### Task goal
Go through the entries and copy every one exactly.

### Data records
◆ ◆ ◆ ◆ ◆ ◆ ◆

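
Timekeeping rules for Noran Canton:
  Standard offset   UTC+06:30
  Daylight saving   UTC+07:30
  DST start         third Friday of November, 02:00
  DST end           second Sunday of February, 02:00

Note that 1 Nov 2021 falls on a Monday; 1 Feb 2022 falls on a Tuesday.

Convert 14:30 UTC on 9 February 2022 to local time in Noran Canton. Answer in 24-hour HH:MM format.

22:00

1 November 2021 is a Monday, so the first Friday is November 5 and the third is November 19.
1 February 2022 is a Tuesday, so the first Sunday is February 6 and the second is February 13.
At the standard offset (UTC+06:30), 14:30 UTC + 6h30m = 21:00 Noran Canton standard time.
The standard-time date in Noran Canton, 9 February 2022, falls between 19 November 2021 and 13 February 2022, so daylight saving is in effect and Noran Canton is at UTC+07:30.
14:30 UTC + 7h30m = 22:00 local.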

◆ ◆ ◆ ◆ ◆ ◆ ◆

### Result
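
Timekeeping rules for Noran Canton:
  Standard offset   UTC+06:30
  Daylight saving   UTC+07:30
  DST start         third Friday of November, 02:00
  DST end           second Sunday of February, 02:00

Note that 1 Nov 2021 falls on a Monday; 1 Feb 2022 falls on a Tuesday.

Convert 14:30 UTC on 9 February 2022 to local time in Noran Canton. Answer in 24-hour HH:MM format.

22:00

1 November 2021 is a Monday, so the first Friday is November 5 and the third is November 19.
1 February 2022 is a Tuesday, so the first Sunday is February 6 and the second is February 13.
At the standard offset (UTC+06:30), 14:30 UTC + 6h30m = 21:00 Noran Canton standard time.
The standard-time date in Noran Canton, 9 February 2022, falls between 19 November 2021 and 13 February 2022, so daylight saving is in effect and Noran Canton is at UTC+07:30.
14:30 UTC + 7h30m = 22:00 local.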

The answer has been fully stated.